#### What is needed
Transcribe every record without leaving anything out or changing a word.
Material shown START
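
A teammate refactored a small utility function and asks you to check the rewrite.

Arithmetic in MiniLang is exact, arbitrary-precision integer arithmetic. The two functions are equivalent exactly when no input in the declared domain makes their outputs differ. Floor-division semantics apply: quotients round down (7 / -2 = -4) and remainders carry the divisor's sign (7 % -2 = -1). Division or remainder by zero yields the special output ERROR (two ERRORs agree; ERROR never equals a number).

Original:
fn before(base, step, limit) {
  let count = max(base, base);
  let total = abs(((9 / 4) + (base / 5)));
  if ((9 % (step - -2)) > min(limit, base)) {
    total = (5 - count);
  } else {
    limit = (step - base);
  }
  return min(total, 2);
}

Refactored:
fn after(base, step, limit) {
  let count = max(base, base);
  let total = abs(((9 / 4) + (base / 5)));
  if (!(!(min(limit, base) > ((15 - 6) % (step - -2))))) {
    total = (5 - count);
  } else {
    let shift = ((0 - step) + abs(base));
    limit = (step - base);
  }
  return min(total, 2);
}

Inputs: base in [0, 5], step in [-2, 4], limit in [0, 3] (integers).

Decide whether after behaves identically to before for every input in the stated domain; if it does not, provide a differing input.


Try base=4, step=-1, limit=1.
before: count=4, then total=2, then ((9 % (step - -2)) > min(limit, base)) is false, then limit=-5, then returns 2
after: count=4, then total=2, then (!(!(min(limit, base) > ((15 - 6) % (step - -2))))) is true, then total=1, then returns 1
2 != 1, so the rewrite changes behavior.
verdict: not equivalent; witness: base=4, step=-1, limit=1


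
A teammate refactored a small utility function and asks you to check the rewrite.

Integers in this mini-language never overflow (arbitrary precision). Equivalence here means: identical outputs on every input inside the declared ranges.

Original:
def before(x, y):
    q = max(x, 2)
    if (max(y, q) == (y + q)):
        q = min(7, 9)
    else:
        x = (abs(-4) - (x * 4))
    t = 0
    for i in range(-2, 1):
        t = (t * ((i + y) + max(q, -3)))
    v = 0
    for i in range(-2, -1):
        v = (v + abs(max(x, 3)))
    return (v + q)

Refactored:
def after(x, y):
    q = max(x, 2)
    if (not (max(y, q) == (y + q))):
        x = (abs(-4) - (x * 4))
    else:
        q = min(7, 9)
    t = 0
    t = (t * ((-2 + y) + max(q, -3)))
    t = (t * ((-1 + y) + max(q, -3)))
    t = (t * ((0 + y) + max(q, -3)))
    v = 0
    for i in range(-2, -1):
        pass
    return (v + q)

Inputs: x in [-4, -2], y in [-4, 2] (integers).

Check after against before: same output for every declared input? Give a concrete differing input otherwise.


On input x=-4, y=-4, before returns 22 while after returns 2.
verdict: not equivalent; witness: x=-4, y=-4


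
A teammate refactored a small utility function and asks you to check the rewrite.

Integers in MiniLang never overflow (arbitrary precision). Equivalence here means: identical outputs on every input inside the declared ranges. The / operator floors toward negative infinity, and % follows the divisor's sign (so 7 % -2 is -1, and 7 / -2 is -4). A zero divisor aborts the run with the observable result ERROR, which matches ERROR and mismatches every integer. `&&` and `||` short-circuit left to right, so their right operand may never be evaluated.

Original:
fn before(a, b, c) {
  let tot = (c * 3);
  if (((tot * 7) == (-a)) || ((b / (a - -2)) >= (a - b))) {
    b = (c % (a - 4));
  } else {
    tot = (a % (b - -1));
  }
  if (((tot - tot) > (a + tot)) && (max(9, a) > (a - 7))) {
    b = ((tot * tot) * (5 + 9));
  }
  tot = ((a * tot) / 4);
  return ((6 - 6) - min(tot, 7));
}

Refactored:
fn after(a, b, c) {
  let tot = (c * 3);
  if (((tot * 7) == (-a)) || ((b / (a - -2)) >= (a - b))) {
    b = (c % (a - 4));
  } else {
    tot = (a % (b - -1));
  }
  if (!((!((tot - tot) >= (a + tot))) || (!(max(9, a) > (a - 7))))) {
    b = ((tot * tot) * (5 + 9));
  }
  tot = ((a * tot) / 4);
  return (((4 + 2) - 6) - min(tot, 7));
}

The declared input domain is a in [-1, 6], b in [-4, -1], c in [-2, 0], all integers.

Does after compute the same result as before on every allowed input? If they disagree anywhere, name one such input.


Equivalent. The suspicious edit (`((tot - tot) > (a + tot))` became `((tot - tot) >= (a + tot))`) never changes the result for any input inside the declared domain.
Checked all 96 inputs in the declared domain: the outputs agree on every one.
Spot check at a=1, b=-4, c=-2 — before: tot = -6; (((tot * 7) == (-a)) || ((b / (a - -2)) >= (a - b))) -> false; tot = -2; (((tot - tot) > (a + tot)) && (max(9, a) > (a - 7))) -> true; b = 56; tot = -1; return 1. after: tot = -6; (((tot * 7) == (-a)) || ((b / (a - -2)) >= (a - b))) -> false; tot = -2; (!((!((tot - tot) >= (a + tot))) || (!(max(9, a) > (a - 7))))) -> true; b = 56; tot = -1; return 1. Both give 1.
verdict: equivalent


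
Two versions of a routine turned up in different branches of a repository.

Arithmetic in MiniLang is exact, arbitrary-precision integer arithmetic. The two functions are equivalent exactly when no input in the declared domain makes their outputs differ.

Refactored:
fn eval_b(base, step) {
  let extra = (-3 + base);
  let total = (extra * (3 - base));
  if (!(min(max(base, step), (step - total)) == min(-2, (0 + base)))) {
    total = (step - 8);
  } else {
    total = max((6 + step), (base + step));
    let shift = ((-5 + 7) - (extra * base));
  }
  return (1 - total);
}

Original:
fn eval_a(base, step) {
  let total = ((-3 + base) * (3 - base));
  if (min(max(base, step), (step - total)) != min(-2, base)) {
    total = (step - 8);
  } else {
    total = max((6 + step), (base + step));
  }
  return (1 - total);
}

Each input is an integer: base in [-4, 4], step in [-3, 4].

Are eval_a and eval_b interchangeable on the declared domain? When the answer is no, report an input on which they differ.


Equivalent. Among the additions is an assignment to `shift` whose value nothing reads, and its value is discarded.
Sweeping the whole domain (72 inputs) finds no disagreement.
Tracing base=2, step=2: eval_a: total becomes -1; next (min(max(base, step), (step - total)) != min(-2, base)) evaluates to true; next total becomes -6; next final value 7 | eval_b: extra becomes -1; next total becomes -1; next (!(min(max(base, step), (step - total)) == min(-2, (0 + base)))) evaluates to true; next total becomes -6; next final value 7 — matching result 7.
verdict: equivalent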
Material shown END
#### Task result
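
A teammate refactored a small utility function and asks you to check the rewrite.

Arithmetic in MiniLang is exact, arbitrary-precision integer arithmetic. The two functions are equivalent exactly when no input in the declared domain makes their outputs differ. Floor-division semantics apply: quotients round down (7 / -2 = -4) and remainders carry the divisor's sign (7 % -2 = -1). Division or remainder by zero yields the special output ERROR (two ERRORs agree; ERROR never equals a number).

Original:
fn before(base, step, limit) {
  let count = max(base, base);
  let total = abs(((9 / 4) + (base / 5)));
  if ((9 % (step - -2)) > min(limit, base)) {
    total = (5 - count);
  } else {
    limit = (step - base);
  }
  return min(total, 2);
}

Refactored:
fn after(base, step, limit) {
  let count = max(base, base);
  let total = abs(((9 / 4) + (base / 5)));
  if (!(!(min(limit, base) > ((15 - 6) % (step - -2))))) {
    total = (5 - count);
  } else {
    let shift = ((0 - step) + abs(base));
    limit = (step - base);
  }
  return min(total, 2);
}

Inputs: base in [0, 5], step in [-2, 4], limit in [0, 3] (integers).

Decide whether after behaves identically to before for every input in the stated domain; if it does not, provide a differing input.


Try base=4, step=-1, limit=1.
before: count=4, then total=2, then ((9 % (step - -2)) > min(limit, base)) is false, then limit=-5, then returns 2
after: count=4, then total=2, then (!(!(min(limit, base) > ((15 - 6) % (step - -2))))) is true, then total=1, then returns 1
2 != 1, so the rewrite changes behavior.
verdict: not equivalent; witness: base=4, step=-1, limit=1


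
A teammate refactored a small utility function and asks you to check the rewrite.

Integers in this mini-language never overflow (arbitrary precision). Equivalence here means: identical outputs on every input inside the declared ranges.

Original:
def before(x, y):
    q = max(x, 2)
    if (max(y, q) == (y + q)):
        q = min(7, 9)
    else:
        x = (abs(-4) - (x * 4))
    t = 0
    for i in range(-2, 1):
        t = (t * ((i + y) + max(q, -3)))
    v = 0
    for i in range(-2, -1):
        v = (v + abs(max(x, 3)))
    return (v + q)

Refactored:
def after(x, y):
    q = max(x, 2)
    if (not (max(y, q) == (y + q))):
        x = (abs(-4) - (x * 4))
    else:
        q = min(7, 9)
    t = 0
    t = (t * ((-2 + y) + max(q, -3)))
    t = (t * ((-1 + y) + max(q, -3)))
    t = (t * ((0 + y) + max(q, -3)))
    v = 0
    for i in range(-2, -1):
        pass
    return (v + q)

Inputs: x in [-4, -2], y in [-4, 2] (integers).

Check after against before: same output for every declared input? Give a concrete differing input otherwise.


On input x=-4, y=-4, before returns 22 while after returns 2.
verdict: not equivalent; witness: x=-4, y=-4


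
A teammate refactored a small utility function and asks you to check the rewrite.

Integers in MiniLang never overflow (arbitrary precision). Equivalence here means: identical outputs on every input inside the declared ranges. The / operator floors toward negative infinity, and % follows the divisor's sign (so 7 % -2 is -1, and 7 / -2 is -4). A zero divisor aborts the run with the observable result ERROR, which matches ERROR and mismatches every integer. `&&` and `||` short-circuit left to right, so their right operand may never be evaluated.

Original:
fn before(a, b, c) {
  let tot = (c * 3);
  if (((tot * 7) == (-a)) || ((b / (a - -2)) >= (a - b))) {
    b = (c % (a - 4));
  } else {
    tot = (a % (b - -1));
  }
  if (((tot - tot) > (a + tot)) && (max(9, a) > (a - 7))) {
    b = ((tot * tot) * (5 + 9));
  }
  tot = ((a * tot) / 4);
  return ((6 - 6) - min(tot, 7));
}

Refactored:
fn after(a, b, c) {
  let tot = (c * 3);
  if (((tot * 7) == (-a)) || ((b / (a - -2)) >= (a - b))) {
    b = (c % (a - 4));
  } else {
    tot = (a % (b - -1));
  }
  if (!((!((tot - tot) >= (a + tot))) || (!(max(9, a) > (a - 7))))) {
    b = ((tot * tot) * (5 + 9));
  }
  tot = ((a * tot) / 4);
  return (((4 + 2) - 6) - min(tot, 7));
}

The declared input domain is a in [-1, 6], b in [-4, -1], c in [-2, 0], all integers.

Does after compute the same result as before on every allowed input? If they disagree anywhere, name one such input.


Equivalent. The suspicious edit (`((tot - tot) > (a + tot))` became `((tot - tot) >= (a + tot))`) never changes the result for any input inside the declared domain.
Checked all 96 inputs in the declared domain: the outputs agree on every one.
Spot check at a=1, b=-4, c=-2 — before: tot = -6; (((tot * 7) == (-a)) || ((b / (a - -2)) >= (a - b))) -> false; tot = -2; (((tot - tot) > (a + tot)) && (max(9, a) > (a - 7))) -> true; b = 56; tot = -1; return 1. after: tot = -6; (((tot * 7) == (-a)) || ((b / (a - -2)) >= (a - b))) -> false; tot = -2; (!((!((tot - tot) >= (a + tot))) || (!(max(9, a) > (a - 7))))) -> true; b = 56; tot = -1; return 1. Both give 1.
verdict: equivalent


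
Two versions of a routine turned up in different branches of a repository.

Arithmetic in MiniLang is exact, arbitrary-precision integer arithmetic. The two functions are equivalent exactly when no input in the declared domain makes their outputs differ.

Refactored:
fn eval_b(base, step) {
  let extra = (-3 + base);
  let total = (extra * (3 - base));
  if (!(min(max(base, step), (step - total)) == min(-2, (0 + base)))) {
    total = (step - 8);
  } else {
    total = max((6 + step), (base + step));
    let shift = ((-5 + 7) - (extra * base));
  }
  return (1 - total);
}

Original:
fn eval_a(base, step) {
  let total = ((-3 + base) * (3 - base));
  if (min(max(base, step), (step - total)) != min(-2, base)) {
    total = (step - 8);
  } else {
    total = max((6 + step), (base + step));
  }
  return (1 - total);
}

Each input is an integer: base in [-4, 4], step in [-3, 4].

Are eval_a and eval_b interchangeable on the declared domain? When the answer is no, report an input on which they differ.


Equivalent. Among the additions is an assignment to `shift` whose value nothing reads, and its value is discarded.
Sweeping the whole domain (72 inputs) finds no disagreement.
Tracing base=2, step=2: eval_a: total becomes -1; next (min(max(base, step), (step - total)) != min(-2, base)) evaluates to true; next total becomes -6; next final value 7 | eval_b: extra becomes -1; next total becomes -1; next (!(min(max(base, step), (step - total)) == min(-2, (0 + base)))) evaluates to true; next total becomes -6; next final value 7 — matching result 7.
verdict: equivalent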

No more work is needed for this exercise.